Task goal: Return, exactly and in full, the lines of the records below starting at the one with "What is the away" and ending at the one with "The acquirer and the target negotiate how to divide $120", and no other lines.

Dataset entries
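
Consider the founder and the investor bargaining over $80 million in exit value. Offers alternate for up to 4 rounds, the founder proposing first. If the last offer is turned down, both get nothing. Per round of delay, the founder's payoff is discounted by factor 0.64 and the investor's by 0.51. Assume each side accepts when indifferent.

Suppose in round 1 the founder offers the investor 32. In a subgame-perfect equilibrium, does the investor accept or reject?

Accept

Work out the investor's continuation value if the offer is rejected.
Round 4 (the investor proposes): rejection yields 0 for the founder; the investor offers 0 and keeps 80.
Round 3 (the founder proposes): the investor can get 80 next round, worth 0.51 × 80 = 40.8 now; the founder offers that and keeps 39.2.
Round 2 (the investor proposes): the founder can get 39.2 next round, worth 0.64 × 39.2 = 25.088 now; the investor offers that and keeps 54.912.
So by rejecting in round 1, the investor gets 54.912 next round, worth 0.51 × 54.912 = 28.00512 now.
Offer 32 ≥ 28.00512, so the investor accepts.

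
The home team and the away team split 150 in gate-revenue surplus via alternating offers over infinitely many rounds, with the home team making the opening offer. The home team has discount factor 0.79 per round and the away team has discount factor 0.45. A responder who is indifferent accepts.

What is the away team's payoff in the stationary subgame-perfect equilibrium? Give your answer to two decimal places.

21.99

When the home team proposes, the away team accepts any offer worth at least 0.45 times what the away team would get by proposing next round; and vice versa.
This gives x = 150 − 0.45y and y = 150 − 0.79x, where x and y are each side's share when it proposes.
Hence (1 − 0.45·0.79)x = 150(1 − 0.45), i.e. 0.6445·x = 82.5.
x ≈ 128.0062; the away team's share is 150 − x ≈ 21.9938.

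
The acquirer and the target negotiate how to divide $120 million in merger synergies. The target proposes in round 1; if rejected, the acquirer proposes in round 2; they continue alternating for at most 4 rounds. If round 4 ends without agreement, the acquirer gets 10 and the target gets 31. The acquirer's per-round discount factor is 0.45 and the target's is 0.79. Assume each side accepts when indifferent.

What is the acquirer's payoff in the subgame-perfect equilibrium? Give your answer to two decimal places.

25.58

Round 4 (the acquirer proposes): the target gets 31 if talks fail, so the acquirer offers 31 and keeps 89.
Round 3 (the target proposes): the acquirer can get 89 next round, worth 0.45 × 89 = 40.05 now. The target offers 40.05 and keeps 120 − 40.05 = 79.95.
Round 2 (the acquirer proposes): the target can get 79.95 next round, worth 0.79 × 79.95 = 63.1605 now; the acquirer offers that and keeps 56.8395.
Round 1 (the target proposes): the acquirer can get 56.8395 next round, worth 0.45 × 56.8395 = 25.577775 now; the target offers that and keeps 94.422225.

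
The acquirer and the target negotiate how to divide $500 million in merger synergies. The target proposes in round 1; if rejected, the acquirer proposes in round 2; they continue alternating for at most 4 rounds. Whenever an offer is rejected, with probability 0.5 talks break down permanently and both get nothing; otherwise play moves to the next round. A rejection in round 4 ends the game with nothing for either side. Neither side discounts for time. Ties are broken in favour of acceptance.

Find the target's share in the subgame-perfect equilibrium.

312.5

By backward induction:
Round 4 (the acquirer proposes): the target will accept anything ≥ 0, so the acquirer offers 0 and keeps 500.
Round 3 (the target proposes): rejecting gives the acquirer an expected 0.5 × 500 = 250. The target offers 250 and keeps 500 − 250 = 250.
Round 2 (the acquirer proposes): rejecting gives the target an expected 0.5 × 250 = 125; the acquirer offers that and keeps 375.
Round 1 (the target proposes): rejecting gives the acquirer an expected 0.5 × 375 = 187.5, so the target offers 187.5, keeping 312.5.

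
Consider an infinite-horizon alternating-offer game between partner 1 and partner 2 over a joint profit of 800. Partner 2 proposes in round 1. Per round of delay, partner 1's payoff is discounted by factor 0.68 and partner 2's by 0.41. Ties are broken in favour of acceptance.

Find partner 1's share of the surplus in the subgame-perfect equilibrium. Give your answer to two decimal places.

When partner 2 proposes, partner 1 accepts any offer worth at least 0.68 times what partner 1 would get by proposing next round; and vice versa.
This gives x = 800 − 0.68y and y = 800 − 0.41x, where x and y are each side's share when it proposes.
Hence (1 − 0.68·0.41)x = 800(1 − 0.68), i.e. 0.7212·x = 256.
x ≈ 354.9639; partner 1's share is 800 − x ≈ 445.0361.

445.04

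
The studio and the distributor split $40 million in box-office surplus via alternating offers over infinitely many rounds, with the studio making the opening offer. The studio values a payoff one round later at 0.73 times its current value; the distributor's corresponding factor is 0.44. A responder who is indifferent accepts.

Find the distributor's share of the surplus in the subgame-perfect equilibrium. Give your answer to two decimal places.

7.00

In a stationary SPE each proposer offers the other exactly their discounted continuation value.
If the studio keeps x when proposing and the distributor keeps y when proposing, then x = 40 − 0.44y and y = 40 − 0.73x.
Solving: x = 40(1 − 0.44) / (1 − 0.73·0.44) = 22.4 / 0.6788 ≈ 32.9994.
The distributor gets 40 − 32.9994 ≈ 7.0006.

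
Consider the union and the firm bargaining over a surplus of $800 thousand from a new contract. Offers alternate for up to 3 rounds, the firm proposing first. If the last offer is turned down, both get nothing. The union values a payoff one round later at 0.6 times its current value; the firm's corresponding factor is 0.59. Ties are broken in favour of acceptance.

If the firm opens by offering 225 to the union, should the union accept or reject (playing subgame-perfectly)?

Round 3 (the firm proposes): rejection yields 0 for the union; the firm offers 0 and keeps 800.
Round 2 (the union proposes): the firm can get 800 next round, worth 0.59 × 800 = 472 now. The union offers 472 and keeps 800 − 472 = 328.
So by rejecting in round 1, the union gets 328 next round, worth 0.6 × 328 = 196.8 now.
Offer 225 ≥ 196.8, so the union accepts.

Accept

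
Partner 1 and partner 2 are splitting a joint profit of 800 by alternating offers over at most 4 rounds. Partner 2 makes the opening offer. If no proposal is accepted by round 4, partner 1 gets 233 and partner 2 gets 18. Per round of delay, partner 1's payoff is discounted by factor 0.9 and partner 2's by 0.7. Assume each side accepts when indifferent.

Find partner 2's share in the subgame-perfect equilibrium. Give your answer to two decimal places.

By backward induction:
Round 4 (partner 1 proposes): partner 2 gets 18 if talks fail, so partner 1 offers 18 and keeps 782.
Round 3 (partner 2 proposes): partner 1 can get 782 next round, worth 0.9 × 782 = 703.8 now; partner 2 offers that and keeps 96.2.
Round 2 (partner 1 proposes): partner 2 can get 96.2 next round, worth 0.7 × 96.2 = 67.34 now, so partner 1 offers 67.34, keeping 732.66.
Round 1 (partner 2 proposes): partner 1 can get 732.66 next round, worth 0.9 × 732.66 = 659.394 now; partner 2 offers that and keeps 140.606.

140.61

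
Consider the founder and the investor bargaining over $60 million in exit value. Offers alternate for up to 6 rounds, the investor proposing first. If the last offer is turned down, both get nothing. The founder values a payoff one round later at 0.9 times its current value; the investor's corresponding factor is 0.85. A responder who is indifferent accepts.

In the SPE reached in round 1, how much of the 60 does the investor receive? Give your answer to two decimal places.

14.10

Round 6 (the founder proposes): the investor will accept anything ≥ 0, so the founder offers 0 and keeps 60.
Round 5 (the investor proposes): the founder can get 60 next round, worth 0.9 × 60 = 54 now. The investor offers 54 and keeps 60 − 54 = 6.
Round 4 (the founder proposes): the investor can get 6 next round, worth 0.85 × 6 = 5.1 now. The founder offers 5.1 and keeps 60 − 5.1 = 54.9.
Round 3 (the investor proposes): the founder can get 54.9 next round, worth 0.9 × 54.9 = 49.41 now. The investor offers 49.41 and keeps 60 − 49.41 = 10.59.
Round 2 (the founder proposes): the investor can get 10.59 next round, worth 0.85 × 10.59 = 9.0015 now. The founder offers 9.0015 and keeps 60 − 9.0015 = 50.9985.
Round 1 (the investor proposes): the founder can get 50.9985 next round, worth 0.9 × 50.9985 = 45.89865 now; the investor offers that and keeps 14.10135.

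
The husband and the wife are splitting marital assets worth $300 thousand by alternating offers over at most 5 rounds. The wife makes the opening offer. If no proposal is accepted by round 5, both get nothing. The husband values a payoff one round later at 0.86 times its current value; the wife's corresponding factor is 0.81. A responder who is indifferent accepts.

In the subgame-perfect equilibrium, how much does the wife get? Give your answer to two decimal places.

Round 5 (the wife proposes): the husband will accept anything ≥ 0, so the wife offers 0 and keeps 300.
Round 4 (the husband proposes): the wife can get 300 next round, worth 0.81 × 300 = 243 now; the husband offers that and keeps 57.
Round 3 (the wife proposes): the husband can get 57 next round, worth 0.86 × 57 = 49.02 now, so the wife offers 49.02, keeping 250.98.
Round 2 (the husband proposes): the wife can get 250.98 next round, worth 0.81 × 250.98 = 203.2938 now, so the husband offers 203.2938, keeping 96.7062.
Round 1 (the wife proposes): the husband can get 96.7062 next round, worth 0.86 × 96.7062 = 83.167332 now. The wife offers 83.167332 and keeps 300 − 83.167332 = 216.832668.

216.83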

Answer section:
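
What is the away team's payoff in the stationary subgame-perfect equilibrium? Give your answer to two decimal places.

21.99

When the home team proposes, the away team accepts any offer worth at least 0.45 times what the away team would get by proposing next round; and vice versa.
This gives x = 150 − 0.45y and y = 150 − 0.79x, where x and y are each side's share when it proposes.
Hence (1 − 0.45·0.79)x = 150(1 − 0.45), i.e. 0.6445·x = 82.5.
x ≈ 128.0062; the away team's share is 150 − x ≈ 21.9938.

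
The acquirer and the target negotiate how to divide $120 million in merger synergies. The target proposes in round 1; if rejected, the acquirer proposes in round 2; they continue alternating for at most 4 rounds. If round 4 ends without agreement, the acquirer gets 10 and the target gets 31. The acquirer's per-round discount factor is 0.45 and the target's is 0.79. Assume each side accepts when indifferent.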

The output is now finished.